[Collected data]:
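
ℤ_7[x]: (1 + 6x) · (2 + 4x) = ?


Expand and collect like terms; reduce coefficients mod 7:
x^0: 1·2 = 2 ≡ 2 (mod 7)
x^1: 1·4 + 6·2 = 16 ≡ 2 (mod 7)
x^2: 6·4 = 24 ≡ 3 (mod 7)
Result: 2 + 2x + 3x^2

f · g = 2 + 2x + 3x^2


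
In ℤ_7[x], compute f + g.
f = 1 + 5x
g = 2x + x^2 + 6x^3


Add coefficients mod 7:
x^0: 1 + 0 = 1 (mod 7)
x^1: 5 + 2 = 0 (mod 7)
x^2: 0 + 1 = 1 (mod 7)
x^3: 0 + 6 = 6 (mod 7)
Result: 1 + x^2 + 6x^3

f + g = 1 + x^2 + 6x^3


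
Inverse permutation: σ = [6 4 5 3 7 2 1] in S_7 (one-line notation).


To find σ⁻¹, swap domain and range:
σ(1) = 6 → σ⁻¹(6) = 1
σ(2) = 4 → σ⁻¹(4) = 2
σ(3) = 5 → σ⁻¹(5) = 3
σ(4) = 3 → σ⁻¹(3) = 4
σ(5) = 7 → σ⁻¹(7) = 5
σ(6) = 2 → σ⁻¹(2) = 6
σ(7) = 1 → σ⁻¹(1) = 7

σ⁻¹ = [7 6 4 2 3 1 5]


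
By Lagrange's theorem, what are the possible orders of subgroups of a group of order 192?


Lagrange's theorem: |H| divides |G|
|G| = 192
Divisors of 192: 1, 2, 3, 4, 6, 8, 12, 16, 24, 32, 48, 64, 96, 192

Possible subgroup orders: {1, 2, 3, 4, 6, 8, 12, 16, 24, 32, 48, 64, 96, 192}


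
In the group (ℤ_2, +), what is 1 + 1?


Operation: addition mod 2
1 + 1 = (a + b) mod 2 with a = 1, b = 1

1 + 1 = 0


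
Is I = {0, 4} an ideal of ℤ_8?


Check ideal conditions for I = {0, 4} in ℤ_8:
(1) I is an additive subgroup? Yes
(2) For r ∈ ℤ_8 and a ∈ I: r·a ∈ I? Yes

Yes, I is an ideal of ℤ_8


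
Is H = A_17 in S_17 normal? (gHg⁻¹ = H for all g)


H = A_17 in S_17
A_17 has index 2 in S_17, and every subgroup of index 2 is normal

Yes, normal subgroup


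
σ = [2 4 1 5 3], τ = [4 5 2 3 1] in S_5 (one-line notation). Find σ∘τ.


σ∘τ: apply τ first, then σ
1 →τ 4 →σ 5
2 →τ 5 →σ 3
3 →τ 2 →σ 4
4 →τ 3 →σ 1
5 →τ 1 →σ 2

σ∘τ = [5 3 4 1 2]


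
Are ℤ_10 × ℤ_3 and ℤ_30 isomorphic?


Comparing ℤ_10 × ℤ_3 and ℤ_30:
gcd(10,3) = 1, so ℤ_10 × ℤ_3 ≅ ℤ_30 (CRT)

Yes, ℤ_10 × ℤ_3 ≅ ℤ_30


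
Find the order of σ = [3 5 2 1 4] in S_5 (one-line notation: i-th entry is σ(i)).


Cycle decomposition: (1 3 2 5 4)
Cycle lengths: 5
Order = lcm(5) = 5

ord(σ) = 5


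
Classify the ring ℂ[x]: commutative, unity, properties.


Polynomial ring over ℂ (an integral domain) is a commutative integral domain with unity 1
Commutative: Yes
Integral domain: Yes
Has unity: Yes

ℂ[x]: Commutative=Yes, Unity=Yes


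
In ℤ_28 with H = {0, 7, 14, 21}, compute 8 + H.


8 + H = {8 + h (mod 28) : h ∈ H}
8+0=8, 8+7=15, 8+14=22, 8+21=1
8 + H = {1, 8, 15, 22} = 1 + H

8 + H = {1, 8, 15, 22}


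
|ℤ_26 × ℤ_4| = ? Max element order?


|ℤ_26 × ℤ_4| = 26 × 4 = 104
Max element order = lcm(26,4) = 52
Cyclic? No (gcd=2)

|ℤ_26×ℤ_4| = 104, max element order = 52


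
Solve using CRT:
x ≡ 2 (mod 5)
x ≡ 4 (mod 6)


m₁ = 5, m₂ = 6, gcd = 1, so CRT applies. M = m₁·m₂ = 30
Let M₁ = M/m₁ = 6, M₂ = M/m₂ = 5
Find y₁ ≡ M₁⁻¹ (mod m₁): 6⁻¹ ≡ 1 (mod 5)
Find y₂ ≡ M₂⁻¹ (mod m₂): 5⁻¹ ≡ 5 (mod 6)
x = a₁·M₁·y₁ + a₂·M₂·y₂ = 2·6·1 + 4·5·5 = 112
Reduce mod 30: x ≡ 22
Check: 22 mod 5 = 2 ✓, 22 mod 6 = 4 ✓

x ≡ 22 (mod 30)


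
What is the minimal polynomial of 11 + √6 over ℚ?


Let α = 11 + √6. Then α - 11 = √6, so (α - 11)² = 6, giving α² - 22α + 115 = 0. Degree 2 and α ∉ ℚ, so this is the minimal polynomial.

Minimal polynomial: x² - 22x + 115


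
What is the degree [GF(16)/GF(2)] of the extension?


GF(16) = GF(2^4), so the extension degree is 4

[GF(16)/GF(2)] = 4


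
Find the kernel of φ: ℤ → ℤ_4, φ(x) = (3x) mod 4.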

[Required work]:
Transcribe every entry, keeping each line exactly as it reads.

[Exercise response]:
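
ℤ_7[x]: (1 + 6x) · (2 + 4x) = ?


Expand and collect like terms; reduce coefficients mod 7:
x^0: 1·2 = 2 ≡ 2 (mod 7)
x^1: 1·4 + 6·2 = 16 ≡ 2 (mod 7)
x^2: 6·4 = 24 ≡ 3 (mod 7)
Result: 2 + 2x + 3x^2

f · g = 2 + 2x + 3x^2


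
In ℤ_7[x], compute f + g.
f = 1 + 5x
g = 2x + x^2 + 6x^3


Add coefficients mod 7:
x^0: 1 + 0 = 1 (mod 7)
x^1: 5 + 2 = 0 (mod 7)
x^2: 0 + 1 = 1 (mod 7)
x^3: 0 + 6 = 6 (mod 7)
Result: 1 + x^2 + 6x^3

f + g = 1 + x^2 + 6x^3


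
Inverse permutation: σ = [6 4 5 3 7 2 1] in S_7 (one-line notation).


To find σ⁻¹, swap domain and range:
σ(1) = 6 → σ⁻¹(6) = 1
σ(2) = 4 → σ⁻¹(4) = 2
σ(3) = 5 → σ⁻¹(5) = 3
σ(4) = 3 → σ⁻¹(3) = 4
σ(5) = 7 → σ⁻¹(7) = 5
σ(6) = 2 → σ⁻¹(2) = 6
σ(7) = 1 → σ⁻¹(1) = 7

σ⁻¹ = [7 6 4 2 3 1 5]


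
By Lagrange's theorem, what are the possible orders of subgroups of a group of order 192?


Lagrange's theorem: |H| divides |G|
|G| = 192
Divisors of 192: 1, 2, 3, 4, 6, 8, 12, 16, 24, 32, 48, 64, 96, 192

Possible subgroup orders: {1, 2, 3, 4, 6, 8, 12, 16, 24, 32, 48, 64, 96, 192}


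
In the group (ℤ_2, +), what is 1 + 1?


Operation: addition mod 2
1 + 1 = (a + b) mod 2 with a = 1, b = 1

1 + 1 = 0


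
Is I = {0, 4} an ideal of ℤ_8?


Check ideal conditions for I = {0, 4} in ℤ_8:
(1) I is an additive subgroup? Yes
(2) For r ∈ ℤ_8 and a ∈ I: r·a ∈ I? Yes

Yes, I is an ideal of ℤ_8


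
Is H = A_17 in S_17 normal? (gHg⁻¹ = H for all g)


H = A_17 in S_17
A_17 has index 2 in S_17, and every subgroup of index 2 is normal

Yes, normal subgroup


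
σ = [2 4 1 5 3], τ = [4 5 2 3 1] in S_5 (one-line notation). Find σ∘τ.


σ∘τ: apply τ first, then σ
1 →τ 4 →σ 5
2 →τ 5 →σ 3
3 →τ 2 →σ 4
4 →τ 3 →σ 1
5 →τ 1 →σ 2

σ∘τ = [5 3 4 1 2]


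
Are ℤ_10 × ℤ_3 and ℤ_30 isomorphic?


Comparing ℤ_10 × ℤ_3 and ℤ_30:
gcd(10,3) = 1, so ℤ_10 × ℤ_3 ≅ ℤ_30 (CRT)

Yes, ℤ_10 × ℤ_3 ≅ ℤ_30


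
Find the order of σ = [3 5 2 1 4] in S_5 (one-line notation: i-th entry is σ(i)).


Cycle decomposition: (1 3 2 5 4)
Cycle lengths: 5
Order = lcm(5) = 5

ord(σ) = 5


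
Classify the ring ℂ[x]: commutative, unity, properties.


Polynomial ring over ℂ (an integral domain) is a commutative integral domain with unity 1
Commutative: Yes
Integral domain: Yes
Has unity: Yes

ℂ[x]: Commutative=Yes, Unity=Yes


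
In ℤ_28 with H = {0, 7, 14, 21}, compute 8 + H.


8 + H = {8 + h (mod 28) : h ∈ H}
8+0=8, 8+7=15, 8+14=22, 8+21=1
8 + H = {1, 8, 15, 22} = 1 + H

8 + H = {1, 8, 15, 22}


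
|ℤ_26 × ℤ_4| = ? Max element order?


|ℤ_26 × ℤ_4| = 26 × 4 = 104
Max element order = lcm(26,4) = 52
Cyclic? No (gcd=2)

|ℤ_26×ℤ_4| = 104, max element order = 52


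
Solve using CRT:
x ≡ 2 (mod 5)
x ≡ 4 (mod 6)


m₁ = 5, m₂ = 6, gcd = 1, so CRT applies. M = m₁·m₂ = 30
Let M₁ = M/m₁ = 6, M₂ = M/m₂ = 5
Find y₁ ≡ M₁⁻¹ (mod m₁): 6⁻¹ ≡ 1 (mod 5)
Find y₂ ≡ M₂⁻¹ (mod m₂): 5⁻¹ ≡ 5 (mod 6)
x = a₁·M₁·y₁ + a₂·M₂·y₂ = 2·6·1 + 4·5·5 = 112
Reduce mod 30: x ≡ 22
Check: 22 mod 5 = 2 ✓, 22 mod 6 = 4 ✓

x ≡ 22 (mod 30)


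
What is the minimal polynomial of 11 + √6 over ℚ?


Let α = 11 + √6. Then α - 11 = √6, so (α - 11)² = 6, giving α² - 22α + 115 = 0. Degree 2 and α ∉ ℚ, so this is the minimal polynomial.

Minimal polynomial: x² - 22x + 115


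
What is the degree [GF(16)/GF(2)] of the extension?


GF(16) = GF(2^4), so the extension degree is 4

[GF(16)/GF(2)] = 4


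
Find the kernel of φ: ℤ → ℤ_4, φ(x) = (3x) mod 4.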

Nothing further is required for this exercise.